- **Task to carry out**: Across the records that follow, give the number of lines containing the word "Answer" and nothing else.

- **Information given**:
---------------
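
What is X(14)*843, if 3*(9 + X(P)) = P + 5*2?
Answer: -843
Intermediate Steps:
X(P) = -17/3 + P/3 (X(P) = -9 + (P + 5*2)/3 = -9 + (P + 10)/3 = -9 + (10 + P)/3 = -9 + (10/3 + P/3) = -17/3 + P/3)
X(14)*843 = (-17/3 + (⅓)*14)*843 = (-17/3 + 14/3)*843 = -1*843 = -843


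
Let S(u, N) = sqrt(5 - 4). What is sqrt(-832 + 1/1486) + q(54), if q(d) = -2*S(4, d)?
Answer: -2 + I*sqrt(1837217586)/1486 ≈ -2.0 + 28.844*I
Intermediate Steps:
S(u, N) = 1 (S(u, N) = sqrt(1) = 1)
q(d) = -2 (q(d) = -2*1 = -2)
sqrt(-832 + 1/1486) + q(54) = sqrt(-832 + 1/1486) - 2 = sqrt(-1236351/1486) - 2 = I*sqrt(1837217586)/1486 - 2 = -2 + I*sqrt(1837217586)/1486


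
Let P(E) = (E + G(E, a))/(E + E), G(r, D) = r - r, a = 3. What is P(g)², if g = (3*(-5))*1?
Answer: ¼ ≈ 0.25000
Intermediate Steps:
G(r, D) = 0
g = -15 (g = -15*1 = -15)
P(E) = ½ (P(E) = (E + 0)/(E + E) = E/((2*E)) = E*(1/(2*E)) = ½)
P(g)² = (½)² = ¼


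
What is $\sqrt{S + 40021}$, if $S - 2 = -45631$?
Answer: $2 i \sqrt{1402} \approx 74.887 i$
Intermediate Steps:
$S = -45629$ ($S = 2 - 45631 = -45629$)
$\sqrt{S + 40021} = \sqrt{-45629 + 40021} = \sqrt{-5608} = 2 i \sqrt{1402}$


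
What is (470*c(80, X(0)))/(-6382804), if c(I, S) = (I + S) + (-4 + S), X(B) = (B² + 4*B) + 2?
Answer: -9400/1595701 ≈ -0.0058908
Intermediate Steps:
X(B) = 2 + B² + 4*B
c(I, S) = -4 + I + 2*S
(470*c(80, X(0)))/(-6382804) = (470*(-4 + 80 + 2*(2 + 0² + 4*0)))/(-6382804) = (470*(-4 + 80 + 2*(2 + 0 + 0)))*(-1/6382804) = (470*(-4 + 80 + 2*2))*(-1/6382804) = (470*(-4 + 80 + 4))*(-1/6382804) = (470*80)*(-1/6382804) = 37600*(-1/6382804) = -9400/1595701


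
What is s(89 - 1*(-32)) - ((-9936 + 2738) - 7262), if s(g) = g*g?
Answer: 29101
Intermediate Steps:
s(g) = g²
s(89 - 1*(-32)) - ((-9936 + 2738) - 7262) = (89 - 1*(-32))² - ((-9936 + 2738) - 7262) = (89 + 32)² - (-7198 - 7262) = 121² - 1*(-14460) = 14641 + 14460 = 29101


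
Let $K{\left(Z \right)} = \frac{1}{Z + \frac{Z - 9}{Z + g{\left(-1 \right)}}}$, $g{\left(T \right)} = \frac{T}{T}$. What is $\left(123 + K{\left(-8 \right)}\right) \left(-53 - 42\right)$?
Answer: $- \frac{455050}{39} \approx -11668.0$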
---------------
- **Task solution**: 7